If a line in the records below holds the word "leads", copy it.

(Stored data entries)
##########
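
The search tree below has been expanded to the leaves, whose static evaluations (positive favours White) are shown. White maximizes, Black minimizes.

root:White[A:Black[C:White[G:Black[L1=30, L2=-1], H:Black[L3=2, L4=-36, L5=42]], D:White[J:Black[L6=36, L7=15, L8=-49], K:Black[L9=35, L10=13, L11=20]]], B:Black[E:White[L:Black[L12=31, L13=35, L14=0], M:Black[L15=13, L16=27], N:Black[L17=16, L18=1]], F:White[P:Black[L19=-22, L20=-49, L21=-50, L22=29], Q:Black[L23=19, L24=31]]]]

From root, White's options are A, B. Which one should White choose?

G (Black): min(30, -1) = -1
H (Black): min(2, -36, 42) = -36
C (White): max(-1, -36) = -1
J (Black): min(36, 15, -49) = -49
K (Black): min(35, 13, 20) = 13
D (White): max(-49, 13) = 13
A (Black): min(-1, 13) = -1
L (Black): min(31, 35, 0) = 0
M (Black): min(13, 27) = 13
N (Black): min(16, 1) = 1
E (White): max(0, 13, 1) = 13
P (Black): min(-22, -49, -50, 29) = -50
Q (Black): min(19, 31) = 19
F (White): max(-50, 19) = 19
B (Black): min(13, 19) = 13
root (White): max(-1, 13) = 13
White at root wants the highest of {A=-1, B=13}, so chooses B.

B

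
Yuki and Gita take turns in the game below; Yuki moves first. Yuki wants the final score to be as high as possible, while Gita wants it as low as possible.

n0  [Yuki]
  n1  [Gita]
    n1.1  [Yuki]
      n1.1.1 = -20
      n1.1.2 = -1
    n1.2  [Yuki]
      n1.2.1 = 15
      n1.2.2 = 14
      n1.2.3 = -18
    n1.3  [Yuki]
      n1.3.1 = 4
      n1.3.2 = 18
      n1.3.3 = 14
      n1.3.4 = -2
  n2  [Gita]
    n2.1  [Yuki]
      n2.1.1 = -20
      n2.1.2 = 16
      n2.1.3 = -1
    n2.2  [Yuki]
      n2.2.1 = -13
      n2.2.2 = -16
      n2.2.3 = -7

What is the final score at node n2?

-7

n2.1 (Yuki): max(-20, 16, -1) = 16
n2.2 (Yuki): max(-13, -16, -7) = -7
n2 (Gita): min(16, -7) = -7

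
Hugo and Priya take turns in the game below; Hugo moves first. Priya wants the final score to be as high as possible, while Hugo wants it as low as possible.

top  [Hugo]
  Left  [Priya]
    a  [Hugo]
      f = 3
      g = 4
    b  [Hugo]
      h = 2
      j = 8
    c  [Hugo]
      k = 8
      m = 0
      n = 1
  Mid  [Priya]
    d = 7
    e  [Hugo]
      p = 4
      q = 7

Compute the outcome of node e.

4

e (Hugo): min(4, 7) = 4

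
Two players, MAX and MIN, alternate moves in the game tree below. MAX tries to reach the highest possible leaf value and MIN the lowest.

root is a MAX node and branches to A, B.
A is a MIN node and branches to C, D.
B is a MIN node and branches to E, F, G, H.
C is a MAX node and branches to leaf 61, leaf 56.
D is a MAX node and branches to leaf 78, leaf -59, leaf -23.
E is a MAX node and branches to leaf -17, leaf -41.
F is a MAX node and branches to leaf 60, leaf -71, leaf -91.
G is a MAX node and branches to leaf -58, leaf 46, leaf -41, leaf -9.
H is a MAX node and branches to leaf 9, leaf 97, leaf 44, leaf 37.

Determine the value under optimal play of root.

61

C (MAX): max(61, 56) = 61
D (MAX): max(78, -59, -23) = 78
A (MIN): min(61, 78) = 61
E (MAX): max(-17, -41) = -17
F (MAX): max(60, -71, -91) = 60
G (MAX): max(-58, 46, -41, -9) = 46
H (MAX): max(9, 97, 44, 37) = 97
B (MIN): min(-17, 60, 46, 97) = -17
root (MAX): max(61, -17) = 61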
##########
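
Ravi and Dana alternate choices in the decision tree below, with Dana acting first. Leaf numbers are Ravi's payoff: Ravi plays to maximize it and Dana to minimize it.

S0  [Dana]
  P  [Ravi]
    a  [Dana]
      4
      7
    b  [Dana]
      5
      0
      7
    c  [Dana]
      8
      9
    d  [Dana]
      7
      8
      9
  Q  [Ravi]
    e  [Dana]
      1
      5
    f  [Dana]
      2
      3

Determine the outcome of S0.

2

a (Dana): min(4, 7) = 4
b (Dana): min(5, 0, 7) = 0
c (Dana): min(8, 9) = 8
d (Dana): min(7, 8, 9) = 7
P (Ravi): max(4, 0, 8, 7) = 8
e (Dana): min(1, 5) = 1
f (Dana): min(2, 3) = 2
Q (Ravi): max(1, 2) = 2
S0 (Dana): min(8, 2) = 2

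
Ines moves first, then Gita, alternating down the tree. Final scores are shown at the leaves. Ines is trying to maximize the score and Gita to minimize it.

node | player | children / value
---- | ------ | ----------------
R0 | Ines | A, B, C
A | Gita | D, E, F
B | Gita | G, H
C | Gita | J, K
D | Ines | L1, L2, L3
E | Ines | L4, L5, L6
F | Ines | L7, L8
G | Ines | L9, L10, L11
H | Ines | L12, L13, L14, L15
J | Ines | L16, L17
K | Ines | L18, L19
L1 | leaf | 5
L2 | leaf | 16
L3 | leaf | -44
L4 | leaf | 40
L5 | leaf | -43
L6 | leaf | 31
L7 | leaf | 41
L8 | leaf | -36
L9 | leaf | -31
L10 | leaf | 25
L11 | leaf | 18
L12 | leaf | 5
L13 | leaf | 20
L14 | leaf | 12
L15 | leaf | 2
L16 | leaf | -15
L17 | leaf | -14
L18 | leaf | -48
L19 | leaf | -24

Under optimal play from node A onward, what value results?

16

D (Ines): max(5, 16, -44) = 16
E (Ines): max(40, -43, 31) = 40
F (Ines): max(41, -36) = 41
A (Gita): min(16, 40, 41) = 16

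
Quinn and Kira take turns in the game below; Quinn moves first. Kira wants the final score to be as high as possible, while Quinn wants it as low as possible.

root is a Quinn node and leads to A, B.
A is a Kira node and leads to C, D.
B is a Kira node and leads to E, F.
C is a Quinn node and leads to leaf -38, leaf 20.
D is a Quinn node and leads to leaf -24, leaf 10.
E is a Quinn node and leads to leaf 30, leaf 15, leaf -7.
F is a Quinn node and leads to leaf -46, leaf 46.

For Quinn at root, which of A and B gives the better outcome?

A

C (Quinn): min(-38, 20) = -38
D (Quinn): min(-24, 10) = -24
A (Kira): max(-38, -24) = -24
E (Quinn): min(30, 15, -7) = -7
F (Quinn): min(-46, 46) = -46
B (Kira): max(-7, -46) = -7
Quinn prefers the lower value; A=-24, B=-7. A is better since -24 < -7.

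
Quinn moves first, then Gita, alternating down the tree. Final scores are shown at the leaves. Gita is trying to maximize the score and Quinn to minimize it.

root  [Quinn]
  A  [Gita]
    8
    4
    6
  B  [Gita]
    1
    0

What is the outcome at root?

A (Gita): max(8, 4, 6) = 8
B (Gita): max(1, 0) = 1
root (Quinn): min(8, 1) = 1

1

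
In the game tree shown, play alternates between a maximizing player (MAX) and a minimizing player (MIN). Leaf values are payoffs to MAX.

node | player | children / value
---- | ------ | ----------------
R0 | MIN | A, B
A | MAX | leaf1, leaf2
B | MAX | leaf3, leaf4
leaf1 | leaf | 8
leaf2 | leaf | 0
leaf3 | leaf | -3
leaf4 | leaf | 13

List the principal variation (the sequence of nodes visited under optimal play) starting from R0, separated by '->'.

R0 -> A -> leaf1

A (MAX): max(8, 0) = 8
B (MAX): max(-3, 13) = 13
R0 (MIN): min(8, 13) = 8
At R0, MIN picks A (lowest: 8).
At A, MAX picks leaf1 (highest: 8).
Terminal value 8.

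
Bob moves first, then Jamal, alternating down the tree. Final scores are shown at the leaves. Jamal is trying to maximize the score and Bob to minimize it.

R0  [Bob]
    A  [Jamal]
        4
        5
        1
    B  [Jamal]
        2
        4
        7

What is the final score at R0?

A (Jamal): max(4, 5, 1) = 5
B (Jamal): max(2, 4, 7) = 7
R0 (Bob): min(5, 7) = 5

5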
##########
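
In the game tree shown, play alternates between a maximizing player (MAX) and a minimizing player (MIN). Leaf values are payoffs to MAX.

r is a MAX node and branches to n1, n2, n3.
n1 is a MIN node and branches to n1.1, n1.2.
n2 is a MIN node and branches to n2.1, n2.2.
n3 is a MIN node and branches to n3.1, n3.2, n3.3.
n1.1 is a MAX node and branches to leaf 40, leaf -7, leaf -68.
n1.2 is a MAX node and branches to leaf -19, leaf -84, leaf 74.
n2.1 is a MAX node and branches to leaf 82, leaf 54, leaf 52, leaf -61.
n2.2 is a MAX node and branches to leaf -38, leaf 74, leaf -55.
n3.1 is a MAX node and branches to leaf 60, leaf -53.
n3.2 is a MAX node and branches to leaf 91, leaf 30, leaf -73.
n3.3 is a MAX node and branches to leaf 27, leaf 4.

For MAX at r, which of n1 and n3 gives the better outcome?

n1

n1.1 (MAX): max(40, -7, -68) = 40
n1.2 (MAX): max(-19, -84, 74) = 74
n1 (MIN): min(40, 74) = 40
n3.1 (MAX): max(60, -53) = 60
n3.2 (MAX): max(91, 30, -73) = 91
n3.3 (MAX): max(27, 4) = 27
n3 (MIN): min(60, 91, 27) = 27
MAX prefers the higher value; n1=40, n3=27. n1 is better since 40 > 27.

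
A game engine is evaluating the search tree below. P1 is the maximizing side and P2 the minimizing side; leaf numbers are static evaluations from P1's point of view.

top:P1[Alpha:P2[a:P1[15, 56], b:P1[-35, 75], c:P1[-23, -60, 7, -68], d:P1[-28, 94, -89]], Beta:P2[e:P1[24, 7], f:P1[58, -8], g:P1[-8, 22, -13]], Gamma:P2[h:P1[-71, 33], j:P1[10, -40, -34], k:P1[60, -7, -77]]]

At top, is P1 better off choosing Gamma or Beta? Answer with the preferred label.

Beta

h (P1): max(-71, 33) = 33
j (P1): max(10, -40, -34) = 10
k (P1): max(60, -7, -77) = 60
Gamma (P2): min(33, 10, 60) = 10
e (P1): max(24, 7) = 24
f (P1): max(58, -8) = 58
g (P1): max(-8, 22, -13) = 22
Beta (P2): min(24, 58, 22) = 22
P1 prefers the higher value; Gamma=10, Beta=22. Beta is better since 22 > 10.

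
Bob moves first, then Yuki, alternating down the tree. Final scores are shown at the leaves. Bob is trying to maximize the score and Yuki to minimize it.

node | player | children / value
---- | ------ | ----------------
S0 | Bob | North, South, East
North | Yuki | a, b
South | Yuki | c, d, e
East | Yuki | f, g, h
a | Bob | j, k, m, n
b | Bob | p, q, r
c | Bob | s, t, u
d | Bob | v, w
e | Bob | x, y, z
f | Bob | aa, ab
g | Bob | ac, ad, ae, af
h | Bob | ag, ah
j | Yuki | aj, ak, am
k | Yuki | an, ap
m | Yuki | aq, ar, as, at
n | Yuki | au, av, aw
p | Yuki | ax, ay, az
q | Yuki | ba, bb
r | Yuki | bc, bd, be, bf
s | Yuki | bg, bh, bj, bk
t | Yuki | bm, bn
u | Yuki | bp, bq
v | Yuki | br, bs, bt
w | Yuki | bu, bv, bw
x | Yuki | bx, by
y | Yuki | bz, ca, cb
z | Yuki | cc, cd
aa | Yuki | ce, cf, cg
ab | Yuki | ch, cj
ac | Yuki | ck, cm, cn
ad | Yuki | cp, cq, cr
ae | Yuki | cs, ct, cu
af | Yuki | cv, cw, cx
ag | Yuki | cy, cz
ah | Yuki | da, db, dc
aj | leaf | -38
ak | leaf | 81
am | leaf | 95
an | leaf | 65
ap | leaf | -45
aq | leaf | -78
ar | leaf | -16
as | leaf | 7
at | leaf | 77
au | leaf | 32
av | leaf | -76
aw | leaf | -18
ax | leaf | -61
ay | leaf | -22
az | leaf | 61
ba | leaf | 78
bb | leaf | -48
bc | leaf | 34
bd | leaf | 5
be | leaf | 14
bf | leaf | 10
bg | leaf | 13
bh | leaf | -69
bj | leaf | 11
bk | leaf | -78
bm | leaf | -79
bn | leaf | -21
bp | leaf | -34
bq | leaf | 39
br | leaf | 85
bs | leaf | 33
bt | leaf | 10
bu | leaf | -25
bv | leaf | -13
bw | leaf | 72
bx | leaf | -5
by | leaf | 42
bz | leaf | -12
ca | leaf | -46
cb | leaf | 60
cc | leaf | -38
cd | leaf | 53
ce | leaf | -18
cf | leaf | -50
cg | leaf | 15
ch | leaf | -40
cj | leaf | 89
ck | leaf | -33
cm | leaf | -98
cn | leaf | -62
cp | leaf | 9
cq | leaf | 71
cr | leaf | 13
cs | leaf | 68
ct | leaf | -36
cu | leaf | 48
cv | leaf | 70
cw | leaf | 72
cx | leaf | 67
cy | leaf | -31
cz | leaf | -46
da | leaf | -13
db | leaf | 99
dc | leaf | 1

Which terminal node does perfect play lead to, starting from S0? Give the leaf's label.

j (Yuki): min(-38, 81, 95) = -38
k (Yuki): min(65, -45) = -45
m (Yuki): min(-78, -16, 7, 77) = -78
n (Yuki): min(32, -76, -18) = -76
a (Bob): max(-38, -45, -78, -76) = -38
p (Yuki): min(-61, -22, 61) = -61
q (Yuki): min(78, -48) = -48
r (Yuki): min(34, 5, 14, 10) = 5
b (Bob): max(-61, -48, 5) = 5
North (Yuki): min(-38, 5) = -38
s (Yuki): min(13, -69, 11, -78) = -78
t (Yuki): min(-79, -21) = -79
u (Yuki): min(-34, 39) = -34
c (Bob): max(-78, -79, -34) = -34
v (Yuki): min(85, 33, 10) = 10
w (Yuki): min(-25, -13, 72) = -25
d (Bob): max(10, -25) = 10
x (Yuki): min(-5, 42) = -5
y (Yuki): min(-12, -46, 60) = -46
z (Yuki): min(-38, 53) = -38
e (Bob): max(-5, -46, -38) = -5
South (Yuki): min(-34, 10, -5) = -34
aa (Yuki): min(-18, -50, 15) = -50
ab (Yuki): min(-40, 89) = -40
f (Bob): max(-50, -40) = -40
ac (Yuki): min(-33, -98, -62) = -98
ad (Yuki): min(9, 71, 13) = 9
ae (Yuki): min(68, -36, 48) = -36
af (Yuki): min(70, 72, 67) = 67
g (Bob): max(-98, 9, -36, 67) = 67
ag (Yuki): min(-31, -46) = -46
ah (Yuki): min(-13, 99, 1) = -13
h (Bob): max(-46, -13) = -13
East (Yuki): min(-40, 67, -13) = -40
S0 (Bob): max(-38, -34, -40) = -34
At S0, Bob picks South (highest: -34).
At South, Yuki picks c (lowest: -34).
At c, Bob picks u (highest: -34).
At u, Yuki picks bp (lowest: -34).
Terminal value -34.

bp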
##########
» Your response:
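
root is a Quinn node and leads to A, B.
A is a Kira node and leads to C, D.
B is a Kira node and leads to E, F.
C is a Quinn node and leads to leaf -38, leaf 20.
D is a Quinn node and leads to leaf -24, leaf 10.
E is a Quinn node and leads to leaf 30, leaf 15, leaf -7.
F is a Quinn node and leads to leaf -46, leaf 46.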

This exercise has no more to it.